Exercise details — Give back, word for word, the line that contains "The Heating Assistance" and all lines after it in the material, through the last; please include only these.
BEGIN
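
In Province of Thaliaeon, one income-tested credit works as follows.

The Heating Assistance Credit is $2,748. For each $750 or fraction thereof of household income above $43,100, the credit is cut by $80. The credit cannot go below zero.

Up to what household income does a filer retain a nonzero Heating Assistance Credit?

After 34 increments the reduction is 34 × $80 = $2,720, leaving $28; one more increment wipes it out. Increment 34 ends at excess 34 × $750 = $25,500, so the highest qualifying income is $43,100 + $25,500 = $68,600.

$68,600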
END
Task answer —
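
The Heating Assistance Credit is $2,748. For each $750 or fraction thereof of household income above $43,100, the credit is cut by $80. The credit cannot go below zero.

Up to what household income does a filer retain a nonzero Heating Assistance Credit?

After 34 increments the reduction is 34 × $80 = $2,720, leaving $28; one more increment wipes it out. Increment 34 ends at excess 34 × $750 = $25,500, so the highest qualifying income is $43,100 + $25,500 = $68,600.

$68,600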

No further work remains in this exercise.